SUPPLIED INFORMATION START
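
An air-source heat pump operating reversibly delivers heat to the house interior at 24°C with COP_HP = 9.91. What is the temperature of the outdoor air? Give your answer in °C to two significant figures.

COP_HP = T_H/(T_H − T_C) gives T_H − T_C = T_H/COP.
With T_H = 297.15 K, T_C = 297.15 × (1 − 1/9.91) = 267.17 K.
Converting, 267.17 K = -5.98°C.

-6.0 °C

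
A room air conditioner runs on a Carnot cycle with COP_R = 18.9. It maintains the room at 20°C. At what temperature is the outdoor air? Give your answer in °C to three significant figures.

COP_R = T_C/(T_H − T_C) gives T_H − T_C = T_C/COP.
With T_C = 293.15 K, T_H = 293.15 × (1 + 1/18.9) = 308.66 K.
Converting, 308.66 K = 35.51°C.

35.5 °C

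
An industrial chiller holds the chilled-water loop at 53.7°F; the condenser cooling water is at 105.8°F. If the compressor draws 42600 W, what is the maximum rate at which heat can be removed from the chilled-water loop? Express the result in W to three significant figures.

In absolute terms T_C = 285.21 K and T_H = 314.15 K, so ΔT = 28.94 K.
COP_Carnot = T_C/ΔT = 285.21/28.94 = 9.854.
Q̇_max = COP_Carnot × Ẇ = 9.854 × 42600 W = 419800 W.

420000 W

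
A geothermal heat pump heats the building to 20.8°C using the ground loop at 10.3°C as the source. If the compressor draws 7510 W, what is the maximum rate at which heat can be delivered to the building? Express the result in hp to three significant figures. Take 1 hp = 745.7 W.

In absolute terms T_C = 283.45 K and T_H = 293.95 K, so ΔT = 10.50 K.
COP_Carnot = T_H/ΔT = 293.95/10.50 = 28.00.
Q̇_max = COP_Carnot × Ẇ = 28.00 × 7510 W = 210200 W = 281.9 hp.

282 hp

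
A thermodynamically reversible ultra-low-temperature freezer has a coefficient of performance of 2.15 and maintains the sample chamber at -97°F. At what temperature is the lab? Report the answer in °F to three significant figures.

71.7 °F

COP_R = T_C/(T_H − T_C) gives T_H − T_C = T_C/COP.
With T_C = 201.48 K, T_H = 201.48 × (1 + 1/2.15) = 295.20 K.
Converting, 295.20 K = 71.68°F.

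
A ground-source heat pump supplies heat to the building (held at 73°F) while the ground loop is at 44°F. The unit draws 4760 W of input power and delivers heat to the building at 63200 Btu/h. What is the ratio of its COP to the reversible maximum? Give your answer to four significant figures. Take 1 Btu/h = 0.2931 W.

0.2119

Converting, Q̇_H = 63200 Btu/h = 18520 W, so COP_actual = Q̇_H/Ẇ = 18520/4760 = 3.892.
In absolute terms T_C = 279.82 K and T_H = 295.93 K, so ΔT = 16.11 K.
COP_Carnot = T_H/ΔT = 295.93/16.11 = 18.37.
η_II = COP_actual/COP_Carnot = 3.892/18.37 = 0.2119.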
SUPPLIED INFORMATION END
Take the lines from the one containing "A thermodynamically reversible" through the final line of the entries above, and set them down exactly, with nothing added.

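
A thermodynamically reversible ultra-low-temperature freezer has a coefficient of performance of 2.15 and maintains the sample chamber at -97°F. At what temperature is the lab? Report the answer in °F to three significant figures.

71.7 °F

COP_R = T_C/(T_H − T_C) gives T_H − T_C = T_C/COP.
With T_C = 201.48 K, T_H = 201.48 × (1 + 1/2.15) = 295.20 K.
Converting, 295.20 K = 71.68°F.

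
A ground-source heat pump supplies heat to the building (held at 73°F) while the ground loop is at 44°F. The unit draws 4760 W of input power and delivers heat to the building at 63200 Btu/h. What is the ratio of its COP to the reversible maximum? Give your answer to four significant figures. Take 1 Btu/h = 0.2931 W.

0.2119

Converting, Q̇_H = 63200 Btu/h = 18520 W, so COP_actual = Q̇_H/Ẇ = 18520/4760 = 3.892.
In absolute terms T_C = 279.82 K and T_H = 295.93 K, so ΔT = 16.11 K.
COP_Carnot = T_H/ΔT = 295.93/16.11 = 18.37.
η_II = COP_actual/COP_Carnot = 3.892/18.37 = 0.2119.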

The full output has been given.